↓

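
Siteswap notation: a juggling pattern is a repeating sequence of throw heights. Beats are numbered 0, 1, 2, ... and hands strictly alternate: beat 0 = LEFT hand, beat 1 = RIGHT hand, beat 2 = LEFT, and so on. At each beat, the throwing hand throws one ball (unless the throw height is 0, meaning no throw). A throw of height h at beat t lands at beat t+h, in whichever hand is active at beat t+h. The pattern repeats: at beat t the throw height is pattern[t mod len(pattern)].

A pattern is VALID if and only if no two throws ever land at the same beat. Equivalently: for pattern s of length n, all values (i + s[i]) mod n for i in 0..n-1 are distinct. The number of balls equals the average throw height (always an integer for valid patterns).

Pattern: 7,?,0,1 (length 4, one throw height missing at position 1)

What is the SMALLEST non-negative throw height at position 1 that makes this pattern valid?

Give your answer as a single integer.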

↑

The only acceptable answer is the full set of entries, repeated exactly.

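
Siteswap notation: a juggling pattern is a repeating sequence of throw heights. Beats are numbered 0, 1, 2, ... and hands strictly alternate: beat 0 = LEFT hand, beat 1 = RIGHT hand, beat 2 = LEFT, and so on. At each beat, the throwing hand throws one ball (unless the throw height is 0, meaning no throw). A throw of height h at beat t lands at beat t+h, in whichever hand is active at beat t+h. The pattern repeats: at beat t the throw height is pattern[t mod len(pattern)].

A pattern is VALID if and only if no two throws ever land at the same beat. Equivalently: for pattern s of length n, all values (i + s[i]) mod n for i in 0..n-1 are distinct. The number of balls equals the average throw height (always an integer for valid patterns).

Pattern: 7,?,0,1 (length 4, one throw height missing at position 1)

What is the SMALLEST non-negative throw height at position 1 that makes this pattern valid?

Give your answer as a single integer.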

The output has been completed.